## TASK DETAILS:
Once you reach the line that holds "What is the power" in the listing below, output it and every line after it through the line that holds "A materials lab", word for word.

───

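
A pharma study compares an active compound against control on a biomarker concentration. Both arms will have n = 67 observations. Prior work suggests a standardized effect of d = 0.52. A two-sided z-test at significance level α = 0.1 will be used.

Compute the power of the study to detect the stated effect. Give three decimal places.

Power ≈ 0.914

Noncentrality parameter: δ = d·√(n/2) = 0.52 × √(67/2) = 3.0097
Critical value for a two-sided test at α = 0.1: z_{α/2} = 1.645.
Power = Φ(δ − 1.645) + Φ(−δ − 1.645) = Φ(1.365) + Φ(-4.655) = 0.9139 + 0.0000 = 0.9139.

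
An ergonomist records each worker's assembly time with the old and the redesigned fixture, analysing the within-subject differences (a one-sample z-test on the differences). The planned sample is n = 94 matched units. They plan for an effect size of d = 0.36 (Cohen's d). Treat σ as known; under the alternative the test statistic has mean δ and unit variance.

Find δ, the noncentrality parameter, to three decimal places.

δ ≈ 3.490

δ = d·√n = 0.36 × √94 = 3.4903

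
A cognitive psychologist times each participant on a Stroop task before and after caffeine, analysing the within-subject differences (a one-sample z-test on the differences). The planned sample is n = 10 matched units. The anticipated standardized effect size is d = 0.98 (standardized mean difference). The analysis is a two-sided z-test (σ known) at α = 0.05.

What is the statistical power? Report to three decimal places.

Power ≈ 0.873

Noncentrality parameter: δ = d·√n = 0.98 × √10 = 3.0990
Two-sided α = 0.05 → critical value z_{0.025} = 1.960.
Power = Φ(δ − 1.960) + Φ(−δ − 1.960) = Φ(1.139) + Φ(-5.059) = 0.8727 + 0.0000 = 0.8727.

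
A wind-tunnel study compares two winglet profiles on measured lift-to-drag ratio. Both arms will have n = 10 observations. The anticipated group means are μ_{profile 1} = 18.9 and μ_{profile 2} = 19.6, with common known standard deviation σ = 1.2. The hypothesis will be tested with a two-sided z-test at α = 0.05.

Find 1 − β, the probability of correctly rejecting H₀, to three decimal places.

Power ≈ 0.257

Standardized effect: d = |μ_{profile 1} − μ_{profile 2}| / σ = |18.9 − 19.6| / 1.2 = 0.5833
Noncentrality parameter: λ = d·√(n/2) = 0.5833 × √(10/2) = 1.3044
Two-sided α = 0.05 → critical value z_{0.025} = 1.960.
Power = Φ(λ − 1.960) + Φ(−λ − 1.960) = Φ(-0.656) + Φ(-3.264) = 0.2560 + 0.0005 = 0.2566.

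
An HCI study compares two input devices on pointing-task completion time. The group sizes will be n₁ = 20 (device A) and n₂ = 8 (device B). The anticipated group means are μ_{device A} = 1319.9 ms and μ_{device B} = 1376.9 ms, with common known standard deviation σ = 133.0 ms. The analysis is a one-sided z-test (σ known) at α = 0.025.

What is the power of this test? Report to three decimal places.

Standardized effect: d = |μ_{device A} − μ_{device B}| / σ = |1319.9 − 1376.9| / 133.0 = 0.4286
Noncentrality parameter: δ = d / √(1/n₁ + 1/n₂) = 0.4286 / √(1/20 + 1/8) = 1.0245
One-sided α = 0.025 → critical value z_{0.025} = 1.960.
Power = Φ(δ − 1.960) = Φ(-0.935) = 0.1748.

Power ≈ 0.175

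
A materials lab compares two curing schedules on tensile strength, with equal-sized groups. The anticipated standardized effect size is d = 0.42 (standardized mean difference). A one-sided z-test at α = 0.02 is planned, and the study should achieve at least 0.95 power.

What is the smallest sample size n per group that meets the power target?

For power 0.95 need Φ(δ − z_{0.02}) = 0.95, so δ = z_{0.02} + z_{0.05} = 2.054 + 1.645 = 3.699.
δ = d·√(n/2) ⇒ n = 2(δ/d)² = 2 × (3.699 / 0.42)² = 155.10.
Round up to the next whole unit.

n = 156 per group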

───

## TASK OUTPUT:
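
What is the power of this test? Report to three decimal places.

Standardized effect: d = |μ_{device A} − μ_{device B}| / σ = |1319.9 − 1376.9| / 133.0 = 0.4286
Noncentrality parameter: δ = d / √(1/n₁ + 1/n₂) = 0.4286 / √(1/20 + 1/8) = 1.0245
One-sided α = 0.025 → critical value z_{0.025} = 1.960.
Power = Φ(δ − 1.960) = Φ(-0.935) = 0.1748.

Power ≈ 0.175

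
A materials lab compares two curing schedules on tensile strength, with equal-sized groups. The anticipated standardized effect size is d = 0.42 (standardized mean difference). A one-sided z-test at α = 0.02 is planned, and the study should achieve at least 0.95 power.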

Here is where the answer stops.